### Record extracts ###

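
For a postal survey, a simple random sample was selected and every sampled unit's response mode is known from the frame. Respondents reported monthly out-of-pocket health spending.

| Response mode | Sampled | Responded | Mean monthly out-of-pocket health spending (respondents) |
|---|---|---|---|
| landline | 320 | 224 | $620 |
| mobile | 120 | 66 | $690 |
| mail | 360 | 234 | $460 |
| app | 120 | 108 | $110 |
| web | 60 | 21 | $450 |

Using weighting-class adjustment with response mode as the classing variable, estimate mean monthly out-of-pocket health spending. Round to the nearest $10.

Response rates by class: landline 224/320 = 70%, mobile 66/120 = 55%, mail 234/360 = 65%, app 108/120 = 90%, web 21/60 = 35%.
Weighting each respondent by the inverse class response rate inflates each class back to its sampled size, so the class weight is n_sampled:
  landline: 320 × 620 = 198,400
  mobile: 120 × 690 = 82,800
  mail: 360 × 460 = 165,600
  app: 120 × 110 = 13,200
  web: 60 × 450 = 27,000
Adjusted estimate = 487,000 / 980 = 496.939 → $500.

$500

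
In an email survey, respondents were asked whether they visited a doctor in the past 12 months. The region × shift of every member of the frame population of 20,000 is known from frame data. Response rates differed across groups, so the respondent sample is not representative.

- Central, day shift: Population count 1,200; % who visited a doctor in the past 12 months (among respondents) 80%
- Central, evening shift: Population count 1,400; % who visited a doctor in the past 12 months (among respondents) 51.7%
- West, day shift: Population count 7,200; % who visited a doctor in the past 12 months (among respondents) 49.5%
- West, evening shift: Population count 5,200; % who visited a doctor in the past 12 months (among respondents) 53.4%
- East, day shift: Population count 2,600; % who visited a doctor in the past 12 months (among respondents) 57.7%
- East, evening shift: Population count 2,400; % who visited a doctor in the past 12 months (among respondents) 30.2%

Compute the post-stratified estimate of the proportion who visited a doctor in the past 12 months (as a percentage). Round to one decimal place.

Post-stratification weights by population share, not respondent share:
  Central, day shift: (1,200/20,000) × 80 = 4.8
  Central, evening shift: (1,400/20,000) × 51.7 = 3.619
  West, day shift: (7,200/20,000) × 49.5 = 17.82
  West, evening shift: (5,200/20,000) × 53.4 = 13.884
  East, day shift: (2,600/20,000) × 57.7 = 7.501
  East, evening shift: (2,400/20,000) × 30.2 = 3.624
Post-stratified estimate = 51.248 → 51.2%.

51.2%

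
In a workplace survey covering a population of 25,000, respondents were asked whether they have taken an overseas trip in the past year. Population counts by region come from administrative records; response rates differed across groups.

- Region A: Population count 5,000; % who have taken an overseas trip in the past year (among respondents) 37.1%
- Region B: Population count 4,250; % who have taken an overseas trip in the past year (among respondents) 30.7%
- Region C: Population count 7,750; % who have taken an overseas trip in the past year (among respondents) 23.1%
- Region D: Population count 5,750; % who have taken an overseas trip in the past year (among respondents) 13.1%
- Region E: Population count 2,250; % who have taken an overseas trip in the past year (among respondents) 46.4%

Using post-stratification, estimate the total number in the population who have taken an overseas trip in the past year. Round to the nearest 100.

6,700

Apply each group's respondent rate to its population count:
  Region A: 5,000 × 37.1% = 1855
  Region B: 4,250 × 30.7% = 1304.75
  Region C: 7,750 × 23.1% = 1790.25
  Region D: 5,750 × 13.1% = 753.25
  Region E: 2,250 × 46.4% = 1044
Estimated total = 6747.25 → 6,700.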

###
### Record extracts ###

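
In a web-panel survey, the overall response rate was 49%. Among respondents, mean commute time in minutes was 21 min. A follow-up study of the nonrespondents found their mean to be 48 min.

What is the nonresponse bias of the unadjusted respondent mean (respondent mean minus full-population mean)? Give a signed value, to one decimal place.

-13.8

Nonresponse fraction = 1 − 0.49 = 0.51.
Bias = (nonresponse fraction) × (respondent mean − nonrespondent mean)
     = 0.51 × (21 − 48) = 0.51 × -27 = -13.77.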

###
### Record extracts ###

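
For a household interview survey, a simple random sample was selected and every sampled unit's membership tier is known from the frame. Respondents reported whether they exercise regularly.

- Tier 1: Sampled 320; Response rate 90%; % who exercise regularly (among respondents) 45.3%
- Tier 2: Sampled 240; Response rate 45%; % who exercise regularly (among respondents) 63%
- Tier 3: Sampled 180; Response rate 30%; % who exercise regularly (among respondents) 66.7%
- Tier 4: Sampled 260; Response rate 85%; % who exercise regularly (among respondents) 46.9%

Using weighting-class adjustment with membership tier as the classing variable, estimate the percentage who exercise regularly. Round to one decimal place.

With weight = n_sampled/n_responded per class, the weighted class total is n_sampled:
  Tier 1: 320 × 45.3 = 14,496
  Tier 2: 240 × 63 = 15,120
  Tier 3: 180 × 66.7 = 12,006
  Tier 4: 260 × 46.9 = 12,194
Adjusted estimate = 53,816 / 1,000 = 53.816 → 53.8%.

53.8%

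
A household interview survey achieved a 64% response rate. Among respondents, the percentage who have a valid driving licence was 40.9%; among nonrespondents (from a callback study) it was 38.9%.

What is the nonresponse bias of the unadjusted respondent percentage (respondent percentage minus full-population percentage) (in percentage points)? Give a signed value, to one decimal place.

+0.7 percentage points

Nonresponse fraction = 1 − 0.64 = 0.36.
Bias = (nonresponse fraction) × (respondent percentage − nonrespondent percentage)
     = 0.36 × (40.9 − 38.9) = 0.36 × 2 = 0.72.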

###

Could you write out, exactly as they stand, only the lines above that begin at the line with "For a postal" and stop after the line with "In an email"?

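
For a postal survey, a simple random sample was selected and every sampled unit's response mode is known from the frame. Respondents reported monthly out-of-pocket health spending.

| Response mode | Sampled | Responded | Mean monthly out-of-pocket health spending (respondents) |
|---|---|---|---|
| landline | 320 | 224 | $620 |
| mobile | 120 | 66 | $690 |
| mail | 360 | 234 | $460 |
| app | 120 | 108 | $110 |
| web | 60 | 21 | $450 |

Using weighting-class adjustment with response mode as the classing variable, estimate mean monthly out-of-pocket health spending. Round to the nearest $10.

Response rates by class: landline 224/320 = 70%, mobile 66/120 = 55%, mail 234/360 = 65%, app 108/120 = 90%, web 21/60 = 35%.
Weighting each respondent by the inverse class response rate inflates each class back to its sampled size, so the class weight is n_sampled:
  landline: 320 × 620 = 198,400
  mobile: 120 × 690 = 82,800
  mail: 360 × 460 = 165,600
  app: 120 × 110 = 13,200
  web: 60 × 450 = 27,000
Adjusted estimate = 487,000 / 980 = 496.939 → $500.

$500

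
In an email survey, respondents were asked whether they visited a doctor in the past 12 months. The region × shift of every member of the frame population of 20,000 is known from frame data. Response rates differed across groups, so the respondent sample is not representative.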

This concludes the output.